Stored data

──────

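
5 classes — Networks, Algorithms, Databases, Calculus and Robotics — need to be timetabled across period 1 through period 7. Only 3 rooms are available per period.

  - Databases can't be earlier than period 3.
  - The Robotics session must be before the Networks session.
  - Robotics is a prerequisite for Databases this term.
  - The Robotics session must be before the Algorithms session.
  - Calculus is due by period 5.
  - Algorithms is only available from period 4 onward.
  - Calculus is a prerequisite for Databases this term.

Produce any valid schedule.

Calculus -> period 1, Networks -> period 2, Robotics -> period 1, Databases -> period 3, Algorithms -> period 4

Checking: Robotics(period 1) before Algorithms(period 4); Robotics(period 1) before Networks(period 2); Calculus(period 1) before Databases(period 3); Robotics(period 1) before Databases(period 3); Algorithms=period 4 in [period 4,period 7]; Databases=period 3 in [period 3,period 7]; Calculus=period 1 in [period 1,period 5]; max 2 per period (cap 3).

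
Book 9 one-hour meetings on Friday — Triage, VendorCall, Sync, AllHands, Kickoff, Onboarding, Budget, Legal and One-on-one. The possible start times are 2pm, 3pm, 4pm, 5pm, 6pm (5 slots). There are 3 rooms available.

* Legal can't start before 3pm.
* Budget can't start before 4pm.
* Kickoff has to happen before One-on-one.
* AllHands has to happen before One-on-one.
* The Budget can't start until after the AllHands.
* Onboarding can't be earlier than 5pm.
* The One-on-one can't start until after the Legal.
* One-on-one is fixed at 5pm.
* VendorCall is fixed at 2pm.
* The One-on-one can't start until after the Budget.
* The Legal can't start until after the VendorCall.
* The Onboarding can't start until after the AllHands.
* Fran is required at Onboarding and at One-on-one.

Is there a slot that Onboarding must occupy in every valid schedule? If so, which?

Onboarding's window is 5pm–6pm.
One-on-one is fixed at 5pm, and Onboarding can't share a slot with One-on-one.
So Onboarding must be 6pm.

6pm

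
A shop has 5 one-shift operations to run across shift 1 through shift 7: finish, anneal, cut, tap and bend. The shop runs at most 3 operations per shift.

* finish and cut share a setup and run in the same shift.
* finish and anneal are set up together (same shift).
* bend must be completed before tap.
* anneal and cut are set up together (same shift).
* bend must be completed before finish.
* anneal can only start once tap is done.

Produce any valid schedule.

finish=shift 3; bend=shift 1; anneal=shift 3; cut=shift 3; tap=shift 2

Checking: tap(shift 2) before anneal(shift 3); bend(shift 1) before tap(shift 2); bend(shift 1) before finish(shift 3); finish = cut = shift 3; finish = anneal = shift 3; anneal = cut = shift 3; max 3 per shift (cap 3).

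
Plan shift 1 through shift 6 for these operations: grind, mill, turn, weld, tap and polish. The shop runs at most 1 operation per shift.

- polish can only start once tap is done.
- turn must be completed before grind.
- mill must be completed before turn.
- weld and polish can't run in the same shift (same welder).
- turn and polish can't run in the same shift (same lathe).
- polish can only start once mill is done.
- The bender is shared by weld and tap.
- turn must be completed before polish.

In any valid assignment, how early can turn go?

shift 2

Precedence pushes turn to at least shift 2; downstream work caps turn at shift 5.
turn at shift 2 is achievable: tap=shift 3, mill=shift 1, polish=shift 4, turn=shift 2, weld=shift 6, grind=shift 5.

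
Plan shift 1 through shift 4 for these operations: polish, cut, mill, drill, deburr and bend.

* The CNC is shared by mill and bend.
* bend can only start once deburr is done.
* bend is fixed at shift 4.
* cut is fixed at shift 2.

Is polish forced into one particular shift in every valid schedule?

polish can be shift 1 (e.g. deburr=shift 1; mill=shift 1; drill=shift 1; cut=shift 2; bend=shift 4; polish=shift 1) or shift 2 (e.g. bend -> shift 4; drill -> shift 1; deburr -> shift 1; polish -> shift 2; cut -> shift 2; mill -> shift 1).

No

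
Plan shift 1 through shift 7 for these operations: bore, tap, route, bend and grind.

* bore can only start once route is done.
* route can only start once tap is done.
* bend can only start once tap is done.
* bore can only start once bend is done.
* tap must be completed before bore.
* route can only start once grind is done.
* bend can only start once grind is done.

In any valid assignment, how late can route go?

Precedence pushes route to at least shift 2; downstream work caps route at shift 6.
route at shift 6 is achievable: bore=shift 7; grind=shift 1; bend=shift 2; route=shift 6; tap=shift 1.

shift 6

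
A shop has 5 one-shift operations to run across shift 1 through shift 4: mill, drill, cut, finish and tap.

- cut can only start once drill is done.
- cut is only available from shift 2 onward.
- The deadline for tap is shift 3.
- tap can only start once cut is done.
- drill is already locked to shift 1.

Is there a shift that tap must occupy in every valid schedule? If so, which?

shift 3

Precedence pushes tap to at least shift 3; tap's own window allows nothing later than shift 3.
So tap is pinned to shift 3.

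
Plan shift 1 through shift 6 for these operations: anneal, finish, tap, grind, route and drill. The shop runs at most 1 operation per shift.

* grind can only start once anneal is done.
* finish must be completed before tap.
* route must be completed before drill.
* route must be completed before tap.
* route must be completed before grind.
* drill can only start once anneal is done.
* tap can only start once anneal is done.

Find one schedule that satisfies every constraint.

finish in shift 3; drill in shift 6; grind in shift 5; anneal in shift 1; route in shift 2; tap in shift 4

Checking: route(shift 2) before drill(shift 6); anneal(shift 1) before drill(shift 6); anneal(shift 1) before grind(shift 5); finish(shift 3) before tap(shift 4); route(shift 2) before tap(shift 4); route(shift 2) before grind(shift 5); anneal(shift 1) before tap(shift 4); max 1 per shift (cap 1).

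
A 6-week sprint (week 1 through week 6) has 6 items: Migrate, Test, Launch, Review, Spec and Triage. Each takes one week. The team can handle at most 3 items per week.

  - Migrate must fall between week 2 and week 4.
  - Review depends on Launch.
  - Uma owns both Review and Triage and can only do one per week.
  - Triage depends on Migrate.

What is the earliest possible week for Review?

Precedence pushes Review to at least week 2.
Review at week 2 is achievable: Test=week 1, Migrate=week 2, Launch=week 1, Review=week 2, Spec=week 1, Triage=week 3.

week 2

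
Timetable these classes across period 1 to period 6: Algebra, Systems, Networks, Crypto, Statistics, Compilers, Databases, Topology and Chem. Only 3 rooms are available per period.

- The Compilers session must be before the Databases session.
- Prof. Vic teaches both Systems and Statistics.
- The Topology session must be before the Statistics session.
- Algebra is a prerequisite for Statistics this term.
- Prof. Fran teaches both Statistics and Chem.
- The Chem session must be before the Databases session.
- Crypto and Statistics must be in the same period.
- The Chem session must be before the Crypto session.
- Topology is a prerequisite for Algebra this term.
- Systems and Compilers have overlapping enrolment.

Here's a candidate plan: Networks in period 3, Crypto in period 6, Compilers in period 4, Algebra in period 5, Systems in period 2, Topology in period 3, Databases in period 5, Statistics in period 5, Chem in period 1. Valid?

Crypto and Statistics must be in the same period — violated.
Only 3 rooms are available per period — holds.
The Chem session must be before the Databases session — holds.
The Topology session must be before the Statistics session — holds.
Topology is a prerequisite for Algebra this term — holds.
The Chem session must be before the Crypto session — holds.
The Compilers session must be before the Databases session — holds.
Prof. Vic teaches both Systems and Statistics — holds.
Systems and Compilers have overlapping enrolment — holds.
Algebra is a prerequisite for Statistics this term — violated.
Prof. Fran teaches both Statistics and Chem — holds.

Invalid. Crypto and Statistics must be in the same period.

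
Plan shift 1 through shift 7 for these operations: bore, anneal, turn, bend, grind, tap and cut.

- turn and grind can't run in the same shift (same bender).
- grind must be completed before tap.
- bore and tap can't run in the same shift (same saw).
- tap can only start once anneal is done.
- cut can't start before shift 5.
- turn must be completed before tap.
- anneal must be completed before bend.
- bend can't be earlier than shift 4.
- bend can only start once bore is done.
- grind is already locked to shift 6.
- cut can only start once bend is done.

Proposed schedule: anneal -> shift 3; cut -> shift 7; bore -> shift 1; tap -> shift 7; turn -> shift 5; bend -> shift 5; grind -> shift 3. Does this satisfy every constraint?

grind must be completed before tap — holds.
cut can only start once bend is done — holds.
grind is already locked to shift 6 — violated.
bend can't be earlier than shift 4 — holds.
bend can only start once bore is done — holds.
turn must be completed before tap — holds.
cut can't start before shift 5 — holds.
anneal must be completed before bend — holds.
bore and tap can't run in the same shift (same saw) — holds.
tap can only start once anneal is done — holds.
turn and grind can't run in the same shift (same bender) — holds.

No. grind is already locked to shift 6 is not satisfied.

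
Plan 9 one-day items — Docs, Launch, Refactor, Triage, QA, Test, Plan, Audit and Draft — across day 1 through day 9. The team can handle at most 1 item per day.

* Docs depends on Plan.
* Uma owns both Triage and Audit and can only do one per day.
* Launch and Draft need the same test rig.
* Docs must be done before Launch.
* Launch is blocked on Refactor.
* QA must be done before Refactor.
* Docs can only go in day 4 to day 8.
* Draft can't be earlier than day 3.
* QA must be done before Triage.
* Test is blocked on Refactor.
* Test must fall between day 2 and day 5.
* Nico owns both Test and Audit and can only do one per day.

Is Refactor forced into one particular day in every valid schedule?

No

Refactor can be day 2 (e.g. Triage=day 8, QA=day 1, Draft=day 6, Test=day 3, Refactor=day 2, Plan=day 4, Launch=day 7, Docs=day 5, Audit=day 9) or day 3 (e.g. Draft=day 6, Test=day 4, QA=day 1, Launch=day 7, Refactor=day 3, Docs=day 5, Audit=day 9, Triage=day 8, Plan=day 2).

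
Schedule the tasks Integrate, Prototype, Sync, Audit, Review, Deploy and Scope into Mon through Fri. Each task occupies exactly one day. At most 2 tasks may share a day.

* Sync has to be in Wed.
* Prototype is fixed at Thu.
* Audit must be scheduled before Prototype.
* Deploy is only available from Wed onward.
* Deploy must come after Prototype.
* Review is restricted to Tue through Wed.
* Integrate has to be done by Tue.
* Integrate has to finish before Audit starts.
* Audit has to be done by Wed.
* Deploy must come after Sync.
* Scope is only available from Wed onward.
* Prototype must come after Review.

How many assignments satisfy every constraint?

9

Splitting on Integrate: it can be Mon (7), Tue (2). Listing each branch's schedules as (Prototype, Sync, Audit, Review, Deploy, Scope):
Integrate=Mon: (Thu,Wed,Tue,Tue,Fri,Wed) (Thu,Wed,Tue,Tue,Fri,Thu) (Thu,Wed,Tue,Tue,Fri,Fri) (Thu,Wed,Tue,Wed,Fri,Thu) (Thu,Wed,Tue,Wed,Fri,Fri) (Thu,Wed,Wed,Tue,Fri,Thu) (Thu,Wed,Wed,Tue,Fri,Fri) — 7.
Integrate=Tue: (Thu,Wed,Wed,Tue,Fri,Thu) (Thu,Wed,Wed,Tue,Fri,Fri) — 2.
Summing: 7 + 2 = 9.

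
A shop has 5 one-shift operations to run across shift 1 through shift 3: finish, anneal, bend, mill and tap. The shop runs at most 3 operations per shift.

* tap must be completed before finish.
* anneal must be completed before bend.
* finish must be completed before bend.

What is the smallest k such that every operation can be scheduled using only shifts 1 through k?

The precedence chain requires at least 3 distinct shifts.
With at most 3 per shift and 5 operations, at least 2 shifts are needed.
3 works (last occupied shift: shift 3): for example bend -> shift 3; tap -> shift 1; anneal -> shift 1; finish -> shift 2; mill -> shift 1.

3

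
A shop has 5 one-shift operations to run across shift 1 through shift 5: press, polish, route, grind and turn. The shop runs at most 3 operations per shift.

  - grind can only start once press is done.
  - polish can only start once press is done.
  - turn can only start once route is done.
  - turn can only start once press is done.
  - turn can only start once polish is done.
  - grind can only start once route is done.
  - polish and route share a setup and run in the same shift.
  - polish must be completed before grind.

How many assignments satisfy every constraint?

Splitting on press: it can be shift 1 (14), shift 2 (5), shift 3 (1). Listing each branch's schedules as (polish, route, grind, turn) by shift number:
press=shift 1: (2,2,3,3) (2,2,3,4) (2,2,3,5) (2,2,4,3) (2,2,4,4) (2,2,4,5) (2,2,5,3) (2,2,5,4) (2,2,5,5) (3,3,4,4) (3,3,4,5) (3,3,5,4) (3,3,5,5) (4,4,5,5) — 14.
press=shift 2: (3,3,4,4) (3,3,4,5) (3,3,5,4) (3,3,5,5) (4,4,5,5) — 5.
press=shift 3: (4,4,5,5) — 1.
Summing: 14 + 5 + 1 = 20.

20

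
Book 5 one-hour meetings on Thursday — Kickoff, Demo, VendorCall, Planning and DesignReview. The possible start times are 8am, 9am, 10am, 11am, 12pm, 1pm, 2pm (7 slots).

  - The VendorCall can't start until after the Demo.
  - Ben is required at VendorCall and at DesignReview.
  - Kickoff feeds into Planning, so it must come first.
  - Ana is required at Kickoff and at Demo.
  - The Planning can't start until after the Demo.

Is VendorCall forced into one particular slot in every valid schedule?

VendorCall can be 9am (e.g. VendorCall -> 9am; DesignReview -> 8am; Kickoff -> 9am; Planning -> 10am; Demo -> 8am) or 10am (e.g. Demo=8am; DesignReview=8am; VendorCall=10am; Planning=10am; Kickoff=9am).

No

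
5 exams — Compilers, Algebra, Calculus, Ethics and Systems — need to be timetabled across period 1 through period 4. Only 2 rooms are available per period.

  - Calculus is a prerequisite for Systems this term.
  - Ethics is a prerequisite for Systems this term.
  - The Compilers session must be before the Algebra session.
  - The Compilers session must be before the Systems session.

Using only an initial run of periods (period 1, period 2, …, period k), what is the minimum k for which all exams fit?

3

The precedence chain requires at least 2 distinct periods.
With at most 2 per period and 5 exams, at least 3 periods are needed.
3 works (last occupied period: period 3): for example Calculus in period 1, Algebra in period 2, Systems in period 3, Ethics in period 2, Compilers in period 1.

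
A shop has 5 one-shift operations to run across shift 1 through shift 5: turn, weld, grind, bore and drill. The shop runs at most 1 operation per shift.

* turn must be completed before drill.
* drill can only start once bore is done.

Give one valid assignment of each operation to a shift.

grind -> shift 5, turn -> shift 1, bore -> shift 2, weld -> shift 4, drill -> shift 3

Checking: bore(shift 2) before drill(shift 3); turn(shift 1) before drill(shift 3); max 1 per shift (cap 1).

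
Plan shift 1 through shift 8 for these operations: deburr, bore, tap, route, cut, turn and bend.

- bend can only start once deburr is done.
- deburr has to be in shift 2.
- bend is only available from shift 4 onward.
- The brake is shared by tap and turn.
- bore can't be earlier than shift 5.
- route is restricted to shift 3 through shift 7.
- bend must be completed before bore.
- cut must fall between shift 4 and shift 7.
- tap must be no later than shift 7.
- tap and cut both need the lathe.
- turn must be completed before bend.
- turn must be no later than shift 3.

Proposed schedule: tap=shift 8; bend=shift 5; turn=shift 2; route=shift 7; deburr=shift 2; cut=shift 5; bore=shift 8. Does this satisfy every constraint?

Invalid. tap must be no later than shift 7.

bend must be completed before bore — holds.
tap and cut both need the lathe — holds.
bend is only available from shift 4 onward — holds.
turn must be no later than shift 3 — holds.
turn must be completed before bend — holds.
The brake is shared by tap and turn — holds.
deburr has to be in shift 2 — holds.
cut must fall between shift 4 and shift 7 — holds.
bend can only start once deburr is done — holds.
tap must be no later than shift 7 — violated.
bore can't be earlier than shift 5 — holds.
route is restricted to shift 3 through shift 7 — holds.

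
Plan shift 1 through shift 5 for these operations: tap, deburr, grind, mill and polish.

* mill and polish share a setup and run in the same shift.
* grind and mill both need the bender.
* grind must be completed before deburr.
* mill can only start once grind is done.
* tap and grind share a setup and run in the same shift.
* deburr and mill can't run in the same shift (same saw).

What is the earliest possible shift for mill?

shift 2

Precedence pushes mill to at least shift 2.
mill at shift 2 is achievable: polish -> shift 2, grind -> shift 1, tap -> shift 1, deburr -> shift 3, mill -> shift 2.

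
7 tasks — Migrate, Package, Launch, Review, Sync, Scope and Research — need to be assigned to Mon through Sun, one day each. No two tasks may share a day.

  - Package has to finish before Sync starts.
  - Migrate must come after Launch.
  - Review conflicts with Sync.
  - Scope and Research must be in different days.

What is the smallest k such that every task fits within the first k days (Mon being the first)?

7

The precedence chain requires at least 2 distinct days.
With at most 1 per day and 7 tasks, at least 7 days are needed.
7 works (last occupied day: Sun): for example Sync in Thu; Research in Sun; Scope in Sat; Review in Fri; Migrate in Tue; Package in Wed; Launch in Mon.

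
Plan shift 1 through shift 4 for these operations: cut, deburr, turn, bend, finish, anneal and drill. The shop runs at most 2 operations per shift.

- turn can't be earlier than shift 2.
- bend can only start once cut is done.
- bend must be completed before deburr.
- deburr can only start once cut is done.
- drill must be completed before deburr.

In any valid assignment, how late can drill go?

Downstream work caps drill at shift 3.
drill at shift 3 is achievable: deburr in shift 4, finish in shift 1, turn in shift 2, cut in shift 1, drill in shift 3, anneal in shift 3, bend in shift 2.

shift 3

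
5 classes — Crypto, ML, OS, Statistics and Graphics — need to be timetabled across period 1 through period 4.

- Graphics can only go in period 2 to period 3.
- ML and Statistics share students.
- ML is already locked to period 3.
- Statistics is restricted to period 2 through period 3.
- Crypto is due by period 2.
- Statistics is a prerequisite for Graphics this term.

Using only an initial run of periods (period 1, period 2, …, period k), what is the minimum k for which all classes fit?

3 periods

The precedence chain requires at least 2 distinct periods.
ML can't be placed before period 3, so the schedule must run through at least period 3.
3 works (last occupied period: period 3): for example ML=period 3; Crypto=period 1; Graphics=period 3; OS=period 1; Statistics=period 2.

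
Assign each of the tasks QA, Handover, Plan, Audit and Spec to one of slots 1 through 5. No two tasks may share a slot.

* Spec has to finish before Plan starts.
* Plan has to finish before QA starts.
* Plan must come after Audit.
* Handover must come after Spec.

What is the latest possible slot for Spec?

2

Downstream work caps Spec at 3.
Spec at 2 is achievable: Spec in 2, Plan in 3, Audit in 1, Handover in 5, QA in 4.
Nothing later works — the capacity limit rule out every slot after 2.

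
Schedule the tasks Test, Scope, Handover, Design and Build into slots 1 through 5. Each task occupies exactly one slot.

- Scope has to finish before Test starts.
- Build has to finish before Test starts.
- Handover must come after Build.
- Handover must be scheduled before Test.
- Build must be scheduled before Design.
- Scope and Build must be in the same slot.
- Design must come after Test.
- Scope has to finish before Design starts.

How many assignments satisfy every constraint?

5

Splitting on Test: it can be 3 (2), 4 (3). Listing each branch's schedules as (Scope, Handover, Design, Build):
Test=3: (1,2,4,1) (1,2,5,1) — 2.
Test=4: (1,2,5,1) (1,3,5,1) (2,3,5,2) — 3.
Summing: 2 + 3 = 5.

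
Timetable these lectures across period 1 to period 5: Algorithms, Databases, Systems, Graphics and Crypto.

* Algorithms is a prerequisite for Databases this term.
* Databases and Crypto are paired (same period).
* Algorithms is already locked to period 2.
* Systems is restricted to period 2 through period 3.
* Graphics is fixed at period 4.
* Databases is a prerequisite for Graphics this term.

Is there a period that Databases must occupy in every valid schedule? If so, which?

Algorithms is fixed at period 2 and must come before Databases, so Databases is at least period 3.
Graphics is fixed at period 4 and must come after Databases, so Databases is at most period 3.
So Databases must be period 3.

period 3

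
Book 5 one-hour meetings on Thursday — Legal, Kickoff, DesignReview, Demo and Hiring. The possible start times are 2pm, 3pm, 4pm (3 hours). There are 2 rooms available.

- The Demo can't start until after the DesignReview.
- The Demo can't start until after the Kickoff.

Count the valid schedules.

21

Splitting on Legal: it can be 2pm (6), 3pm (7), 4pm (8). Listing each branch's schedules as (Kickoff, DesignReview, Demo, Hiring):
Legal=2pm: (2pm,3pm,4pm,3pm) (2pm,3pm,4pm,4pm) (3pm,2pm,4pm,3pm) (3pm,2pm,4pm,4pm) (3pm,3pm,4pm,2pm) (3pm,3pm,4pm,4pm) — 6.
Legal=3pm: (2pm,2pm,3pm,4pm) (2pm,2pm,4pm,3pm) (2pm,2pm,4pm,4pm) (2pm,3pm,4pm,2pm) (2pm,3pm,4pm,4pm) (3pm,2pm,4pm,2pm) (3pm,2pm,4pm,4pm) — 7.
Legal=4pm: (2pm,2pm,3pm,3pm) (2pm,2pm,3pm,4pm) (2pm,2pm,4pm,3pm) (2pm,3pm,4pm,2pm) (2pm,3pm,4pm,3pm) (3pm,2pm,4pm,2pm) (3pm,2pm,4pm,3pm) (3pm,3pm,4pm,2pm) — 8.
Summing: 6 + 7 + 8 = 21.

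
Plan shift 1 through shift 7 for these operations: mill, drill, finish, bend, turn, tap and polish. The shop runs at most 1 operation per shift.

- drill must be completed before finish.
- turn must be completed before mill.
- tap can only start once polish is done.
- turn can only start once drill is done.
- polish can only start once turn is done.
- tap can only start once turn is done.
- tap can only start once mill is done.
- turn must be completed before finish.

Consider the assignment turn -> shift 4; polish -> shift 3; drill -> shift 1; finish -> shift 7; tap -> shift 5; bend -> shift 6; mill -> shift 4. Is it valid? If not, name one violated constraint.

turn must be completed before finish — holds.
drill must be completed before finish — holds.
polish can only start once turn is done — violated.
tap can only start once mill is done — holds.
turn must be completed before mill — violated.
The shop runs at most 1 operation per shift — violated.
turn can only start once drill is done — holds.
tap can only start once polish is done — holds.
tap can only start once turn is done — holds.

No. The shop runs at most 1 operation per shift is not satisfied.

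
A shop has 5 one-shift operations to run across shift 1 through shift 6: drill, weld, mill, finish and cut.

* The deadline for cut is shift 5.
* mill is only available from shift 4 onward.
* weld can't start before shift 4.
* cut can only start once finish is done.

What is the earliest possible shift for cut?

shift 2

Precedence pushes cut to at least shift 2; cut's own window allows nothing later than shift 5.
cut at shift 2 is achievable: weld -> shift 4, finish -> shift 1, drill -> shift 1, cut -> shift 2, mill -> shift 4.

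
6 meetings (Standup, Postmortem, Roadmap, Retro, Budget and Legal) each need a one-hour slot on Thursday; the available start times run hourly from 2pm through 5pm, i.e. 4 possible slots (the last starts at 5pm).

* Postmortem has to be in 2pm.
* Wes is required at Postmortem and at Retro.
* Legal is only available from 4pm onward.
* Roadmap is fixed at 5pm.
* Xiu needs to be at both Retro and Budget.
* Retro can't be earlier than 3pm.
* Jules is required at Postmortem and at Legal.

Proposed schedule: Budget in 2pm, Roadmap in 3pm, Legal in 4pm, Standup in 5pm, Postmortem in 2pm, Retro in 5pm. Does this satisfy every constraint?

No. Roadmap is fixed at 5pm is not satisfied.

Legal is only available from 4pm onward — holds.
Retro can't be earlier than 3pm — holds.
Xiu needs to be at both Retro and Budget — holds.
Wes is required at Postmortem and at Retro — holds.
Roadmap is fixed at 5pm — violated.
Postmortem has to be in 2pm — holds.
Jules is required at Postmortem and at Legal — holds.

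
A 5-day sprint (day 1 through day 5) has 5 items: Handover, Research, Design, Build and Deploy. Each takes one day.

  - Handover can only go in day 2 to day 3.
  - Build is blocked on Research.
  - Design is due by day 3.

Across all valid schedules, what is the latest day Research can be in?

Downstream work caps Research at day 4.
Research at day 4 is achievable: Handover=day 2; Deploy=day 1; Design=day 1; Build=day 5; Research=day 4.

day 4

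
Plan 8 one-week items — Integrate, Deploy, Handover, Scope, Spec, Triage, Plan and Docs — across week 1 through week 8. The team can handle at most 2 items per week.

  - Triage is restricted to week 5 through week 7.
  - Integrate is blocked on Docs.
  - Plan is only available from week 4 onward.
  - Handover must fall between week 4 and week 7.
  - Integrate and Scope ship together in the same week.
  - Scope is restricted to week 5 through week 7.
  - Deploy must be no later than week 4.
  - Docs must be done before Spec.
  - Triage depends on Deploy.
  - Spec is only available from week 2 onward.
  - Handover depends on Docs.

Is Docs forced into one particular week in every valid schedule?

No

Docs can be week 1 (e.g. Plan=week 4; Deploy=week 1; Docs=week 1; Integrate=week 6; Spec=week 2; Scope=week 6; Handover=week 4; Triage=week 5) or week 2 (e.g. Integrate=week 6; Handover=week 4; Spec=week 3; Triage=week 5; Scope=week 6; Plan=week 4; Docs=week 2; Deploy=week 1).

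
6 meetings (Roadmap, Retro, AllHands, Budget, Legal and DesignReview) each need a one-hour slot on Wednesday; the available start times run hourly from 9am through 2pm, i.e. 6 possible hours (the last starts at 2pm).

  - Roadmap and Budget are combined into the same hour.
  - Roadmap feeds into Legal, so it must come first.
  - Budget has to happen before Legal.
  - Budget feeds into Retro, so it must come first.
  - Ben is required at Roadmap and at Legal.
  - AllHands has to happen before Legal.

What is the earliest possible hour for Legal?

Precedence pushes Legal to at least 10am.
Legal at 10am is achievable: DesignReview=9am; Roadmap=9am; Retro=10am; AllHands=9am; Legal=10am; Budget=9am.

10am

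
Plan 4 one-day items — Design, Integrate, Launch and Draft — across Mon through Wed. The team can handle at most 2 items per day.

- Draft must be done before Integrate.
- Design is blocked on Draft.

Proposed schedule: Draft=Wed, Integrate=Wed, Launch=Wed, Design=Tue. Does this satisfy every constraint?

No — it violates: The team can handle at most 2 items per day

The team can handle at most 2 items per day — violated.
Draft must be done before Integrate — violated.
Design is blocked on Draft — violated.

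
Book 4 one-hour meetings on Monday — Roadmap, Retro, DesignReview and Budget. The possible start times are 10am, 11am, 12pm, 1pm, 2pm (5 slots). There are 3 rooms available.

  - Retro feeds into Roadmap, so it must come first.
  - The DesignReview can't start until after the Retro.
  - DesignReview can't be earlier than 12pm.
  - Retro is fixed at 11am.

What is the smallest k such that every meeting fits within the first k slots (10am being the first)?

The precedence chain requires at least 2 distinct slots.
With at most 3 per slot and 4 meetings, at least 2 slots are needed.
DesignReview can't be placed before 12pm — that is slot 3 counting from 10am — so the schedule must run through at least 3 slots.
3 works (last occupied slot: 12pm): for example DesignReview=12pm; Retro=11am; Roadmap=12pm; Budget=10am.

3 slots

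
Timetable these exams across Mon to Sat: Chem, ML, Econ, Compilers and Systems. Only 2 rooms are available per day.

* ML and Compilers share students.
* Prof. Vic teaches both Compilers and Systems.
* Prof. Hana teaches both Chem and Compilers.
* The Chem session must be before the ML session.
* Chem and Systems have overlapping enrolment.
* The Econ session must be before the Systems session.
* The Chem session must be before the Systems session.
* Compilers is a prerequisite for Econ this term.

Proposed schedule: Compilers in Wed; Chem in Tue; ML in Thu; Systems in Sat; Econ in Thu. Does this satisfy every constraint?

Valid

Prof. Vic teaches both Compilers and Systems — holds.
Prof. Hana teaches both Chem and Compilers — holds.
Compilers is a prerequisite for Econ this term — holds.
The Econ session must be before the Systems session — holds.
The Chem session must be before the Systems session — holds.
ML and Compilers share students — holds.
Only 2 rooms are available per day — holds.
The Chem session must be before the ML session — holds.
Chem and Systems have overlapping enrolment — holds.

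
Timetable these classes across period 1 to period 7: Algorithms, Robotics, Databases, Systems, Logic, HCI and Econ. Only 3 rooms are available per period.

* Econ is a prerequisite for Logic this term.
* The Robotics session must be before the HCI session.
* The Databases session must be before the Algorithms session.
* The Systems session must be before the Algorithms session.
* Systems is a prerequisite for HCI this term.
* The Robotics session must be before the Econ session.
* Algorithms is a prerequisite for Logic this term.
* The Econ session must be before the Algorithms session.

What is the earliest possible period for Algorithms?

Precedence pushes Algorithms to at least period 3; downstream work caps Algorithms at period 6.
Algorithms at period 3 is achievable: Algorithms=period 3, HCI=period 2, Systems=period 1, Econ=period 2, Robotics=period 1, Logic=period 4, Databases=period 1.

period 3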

──────

-- What the exercise asks --
Reproduce the lines above, beginning at the line with "Proposed schedule: tap=shift" and stopping after the line with "deburr and mill", exactly as they are.

-- Exercise result --
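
Proposed schedule: tap=shift 8; bend=shift 5; turn=shift 2; route=shift 7; deburr=shift 2; cut=shift 5; bore=shift 8. Does this satisfy every constraint?

Invalid. tap must be no later than shift 7.

bend must be completed before bore — holds.
tap and cut both need the lathe — holds.
bend is only available from shift 4 onward — holds.
turn must be no later than shift 3 — holds.
turn must be completed before bend — holds.
The brake is shared by tap and turn — holds.
deburr has to be in shift 2 — holds.
cut must fall between shift 4 and shift 7 — holds.
bend can only start once deburr is done — holds.
tap must be no later than shift 7 — violated.
bore can't be earlier than shift 5 — holds.
route is restricted to shift 3 through shift 7 — holds.

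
Plan shift 1 through shift 5 for these operations: tap, deburr, grind, mill and polish.

* mill and polish share a setup and run in the same shift.
* grind and mill both need the bender.
* grind must be completed before deburr.
* mill can only start once grind is done.
* tap and grind share a setup and run in the same shift.
* deburr and mill can't run in the same shift (same saw).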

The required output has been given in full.